Study material: Begin

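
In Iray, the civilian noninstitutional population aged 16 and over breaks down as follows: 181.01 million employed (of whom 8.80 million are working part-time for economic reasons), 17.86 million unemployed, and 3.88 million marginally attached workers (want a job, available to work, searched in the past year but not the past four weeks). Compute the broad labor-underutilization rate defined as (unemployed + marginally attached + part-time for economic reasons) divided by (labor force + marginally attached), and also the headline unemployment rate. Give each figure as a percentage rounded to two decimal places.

Broad underutilization rate ≈ 15.06%; headline unemployment rate ≈ 8.98%.

Labor force = 181.01 + 17.86 = 198.87 million.
Numerator = 17.86 + 3.88 + 8.80 = 30.54 million.
Denominator = 198.87 + 3.88 = 202.75 million.
Broad rate = 30.54 / 202.75 = 15.06%.
Headline unemployment rate = 17.86 / 198.87 = 8.98%.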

Study material: End

(What the task asks):
Output the whole listing exactly as given.

(Worked solution):
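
In Iray, the civilian noninstitutional population aged 16 and over breaks down as follows: 181.01 million employed (of whom 8.80 million are working part-time for economic reasons), 17.86 million unemployed, and 3.88 million marginally attached workers (want a job, available to work, searched in the past year but not the past four weeks). Compute the broad labor-underutilization rate defined as (unemployed + marginally attached + part-time for economic reasons) divided by (labor force + marginally attached), and also the headline unemployment rate. Give each figure as a percentage rounded to two decimal places.

Broad underutilization rate ≈ 15.06%; headline unemployment rate ≈ 8.98%.

Labor force = 181.01 + 17.86 = 198.87 million.
Numerator = 17.86 + 3.88 + 8.80 = 30.54 million.
Denominator = 198.87 + 3.88 = 202.75 million.
Broad rate = 30.54 / 202.75 = 15.06%.
Headline unemployment rate = 17.86 / 198.87 = 8.98%.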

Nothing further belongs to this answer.